Stored items
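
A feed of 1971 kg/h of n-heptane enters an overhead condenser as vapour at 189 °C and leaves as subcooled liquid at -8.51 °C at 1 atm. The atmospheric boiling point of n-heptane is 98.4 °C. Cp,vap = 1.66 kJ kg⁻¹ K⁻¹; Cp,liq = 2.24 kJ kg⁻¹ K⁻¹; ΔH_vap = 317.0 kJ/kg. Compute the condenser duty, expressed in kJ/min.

vapour 189→98.4 °C: -150.4 kJ/kg
condensation at 98.4 °C: -317 kJ/kg
liquid 98.4→-8.51 °C: -239.48 kJ/kg
Δh = -150.4 + -317 + -239.48 = -706.87 kJ/kg
Q = ṁ·Δh = 1971 kg/h × -706.87 kJ/kg = -1.3932e+06 kJ/h
|Q| = 387.01 kW = 23221 kJ/min

Q_c = 23200 kJ/min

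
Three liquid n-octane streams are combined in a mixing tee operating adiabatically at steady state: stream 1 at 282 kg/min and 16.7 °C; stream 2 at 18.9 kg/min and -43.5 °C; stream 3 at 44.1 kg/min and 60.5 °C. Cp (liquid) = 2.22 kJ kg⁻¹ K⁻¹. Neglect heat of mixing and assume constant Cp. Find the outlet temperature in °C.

T_out = 19.0 °C

No heat crosses the boundary, so H_out = H_in.
T_out = Σ ṁᵢCp,ᵢTᵢ / Σ ṁᵢCp,ᵢ
      = 14553 / 765.9 = 19.001 °C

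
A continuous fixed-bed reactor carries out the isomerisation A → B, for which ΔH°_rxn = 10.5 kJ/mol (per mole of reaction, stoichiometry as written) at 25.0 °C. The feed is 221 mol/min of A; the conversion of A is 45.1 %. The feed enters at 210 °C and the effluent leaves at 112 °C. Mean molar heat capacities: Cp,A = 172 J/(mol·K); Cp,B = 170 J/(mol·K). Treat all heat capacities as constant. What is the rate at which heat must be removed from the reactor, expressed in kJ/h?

Q_out = 162000 kJ/h

Extent of reaction ξ = 0.451 × 221 = 99.671 mol/min
Reaction term: ξ·ΔH°_rxn = 99.671 × 10.5 = 1046.5 kJ/min
Sensible, feed 210→25 °C: -7032.2 kJ/min
Outlet flows (mol/min): A 121.33, B 99.671
Sensible, products 25→112 °C: 3289.7 kJ/min
Q = ΔH = -2696 kJ/min = -44.933 kW
Heat removed = 161760 kJ/h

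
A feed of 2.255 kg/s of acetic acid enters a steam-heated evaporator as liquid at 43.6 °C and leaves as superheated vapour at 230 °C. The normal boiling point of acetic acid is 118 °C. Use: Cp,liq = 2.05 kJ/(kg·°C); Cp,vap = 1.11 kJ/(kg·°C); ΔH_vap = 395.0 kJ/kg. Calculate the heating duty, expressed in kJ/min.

Q = 90900 kJ/min

liquid 43.6→118 °C: 152.52 kJ/kg
vaporisation at 118 °C: 395 kJ/kg
vapour 118→230 °C: 124.32 kJ/kg
Δh = 152.52 + 395 + 124.32 = 671.84 kJ/kg
Q = ṁ·Δh = 2.255 kg/s × 671.84 kJ/kg = 1515 kJ/s
|Q| = 1515 kW = 90900 kJ/min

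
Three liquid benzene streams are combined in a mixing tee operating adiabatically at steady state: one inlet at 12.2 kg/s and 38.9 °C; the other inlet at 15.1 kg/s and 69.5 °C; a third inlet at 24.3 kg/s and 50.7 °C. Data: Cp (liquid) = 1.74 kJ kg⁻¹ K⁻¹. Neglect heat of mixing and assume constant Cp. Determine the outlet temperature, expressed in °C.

Energy balance with Q = 0: Σ ṁᵢCp,ᵢ(T_out − Tᵢ) = 0
Σ ṁᵢCp,ᵢTᵢ = 12.2×1.74×38.9 + 15.1×1.74×69.5 + 24.3×1.74×50.7 = 4795.5
Σ ṁᵢCp,ᵢ = 12.2×1.74 + 15.1×1.74 + 24.3×1.74 = 89.784
T_out = 4795.5 / 89.784 = 53.412 °C

T_out = 53.4 °C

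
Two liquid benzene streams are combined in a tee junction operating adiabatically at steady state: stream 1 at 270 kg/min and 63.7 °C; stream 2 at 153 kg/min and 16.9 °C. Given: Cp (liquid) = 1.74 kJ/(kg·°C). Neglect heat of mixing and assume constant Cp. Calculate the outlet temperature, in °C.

No heat crosses the boundary, so H_out = H_in.
T_out = Σ ṁᵢCp,ᵢTᵢ / Σ ṁᵢCp,ᵢ
      = 34425 / 736.02 = 46.772 °C

T_out = 46.8 °C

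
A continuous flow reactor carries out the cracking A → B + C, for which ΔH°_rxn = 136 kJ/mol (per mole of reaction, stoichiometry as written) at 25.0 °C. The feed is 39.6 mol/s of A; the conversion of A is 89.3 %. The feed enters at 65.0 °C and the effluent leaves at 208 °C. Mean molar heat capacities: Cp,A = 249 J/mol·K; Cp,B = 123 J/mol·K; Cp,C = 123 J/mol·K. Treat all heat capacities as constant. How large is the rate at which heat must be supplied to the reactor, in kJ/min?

Extent of reaction ξ = 0.893 × 39.6 = 35.363 mol/s
Reaction term: ξ·ΔH°_rxn = 35.363 × 136 = 4809.3 kJ/s
Sensible, feed 65.0→25 °C: -394.42 kJ/s
Outlet flows (mol/s): A 4.2372, B 35.363, C 35.363
Sensible, products 25→208 °C: 1785 kJ/s
Q = ΔH = 6200 kJ/s = 6200 kW
Heat supplied = 372000 kJ/min

Q_in = 372000 kJ/min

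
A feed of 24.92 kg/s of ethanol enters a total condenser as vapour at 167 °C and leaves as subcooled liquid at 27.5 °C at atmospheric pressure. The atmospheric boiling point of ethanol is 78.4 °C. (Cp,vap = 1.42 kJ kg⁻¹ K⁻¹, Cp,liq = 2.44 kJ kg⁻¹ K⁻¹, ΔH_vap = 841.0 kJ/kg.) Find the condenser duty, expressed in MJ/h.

Q_c = 97900 MJ/h

vapour 167→78.4 °C: -125.81 kJ/kg
condensation at 78.4 °C: -841 kJ/kg
liquid 78.4→27.5 °C: -124.2 kJ/kg
Δh = -125.81 + -841 + -124.2 = -1091 kJ/kg
Q = ṁ·Δh = 24.92 kg/s × -1091 kJ/kg = -27188 kJ/s
|Q| = 27188 kW = 97877 MJ/h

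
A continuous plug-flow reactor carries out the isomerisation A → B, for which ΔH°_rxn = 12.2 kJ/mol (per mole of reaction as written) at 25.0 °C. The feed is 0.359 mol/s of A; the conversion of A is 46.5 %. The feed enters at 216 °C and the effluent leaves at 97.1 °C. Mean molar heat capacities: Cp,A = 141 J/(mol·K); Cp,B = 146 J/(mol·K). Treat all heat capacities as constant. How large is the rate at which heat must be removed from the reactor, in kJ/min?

Extent of reaction ξ = 0.465 × 0.359 = 0.16694 mol/s
Reaction term: ξ·ΔH°_rxn = 0.16694 × 12.2 = 2.0366 kJ/s
Sensible, feed 216→25 °C: -9.6682 kJ/s
Outlet flows (mol/s): A 0.19206, B 0.16694
Sensible, products 25→97.1 °C: 3.7098 kJ/s
Q = ΔH = -3.9218 kJ/s = -3.9218 kW
Heat removed = 235.31 kJ/min

Q_out = 235 kJ/min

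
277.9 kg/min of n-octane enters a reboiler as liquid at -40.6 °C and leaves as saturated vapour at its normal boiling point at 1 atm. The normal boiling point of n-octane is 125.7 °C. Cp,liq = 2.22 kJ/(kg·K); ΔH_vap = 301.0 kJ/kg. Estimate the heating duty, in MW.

liquid -40.6→125.7 °C: 369.19 kJ/kg
vaporisation at 125.7 °C: 301 kJ/kg
Δh = 369.19 + 301 = 670.19 kJ/kg
Q = ṁ·Δh = 277.9 kg/min × 670.19 kJ/kg = 186240 kJ/min
|Q| = 3104.1 kW = 3.1041 MW

Q = 3.10 MW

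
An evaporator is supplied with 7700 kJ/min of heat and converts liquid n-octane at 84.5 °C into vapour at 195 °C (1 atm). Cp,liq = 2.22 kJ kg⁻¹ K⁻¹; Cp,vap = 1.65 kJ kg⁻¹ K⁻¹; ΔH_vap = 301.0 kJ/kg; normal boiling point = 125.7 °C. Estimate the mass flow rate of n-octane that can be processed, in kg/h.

ṁ = 912 kg/h

Δh = 2.22×(125.7−84.5) + 301.0 + 1.65×(195−125.7) = 506.81 kJ/kg
Q = 7700 kJ/min = 128.33 kJ/s = 462000 kJ/h
ṁ = Q/Δh = 462000 / 506.81 = 911.59 kg/h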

What you should do. Your output should be an exact copy of every line from the one containing "An evaporator is" through the end of the records.

Your solution.
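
An evaporator is supplied with 7700 kJ/min of heat and converts liquid n-octane at 84.5 °C into vapour at 195 °C (1 atm). Cp,liq = 2.22 kJ kg⁻¹ K⁻¹; Cp,vap = 1.65 kJ kg⁻¹ K⁻¹; ΔH_vap = 301.0 kJ/kg; normal boiling point = 125.7 °C. Estimate the mass flow rate of n-octane that can be processed, in kg/h.

ṁ = 912 kg/h

Δh = 2.22×(125.7−84.5) + 301.0 + 1.65×(195−125.7) = 506.81 kJ/kg
Q = 7700 kJ/min = 128.33 kJ/s = 462000 kJ/h
ṁ = Q/Δh = 462000 / 506.81 = 911.59 kg/h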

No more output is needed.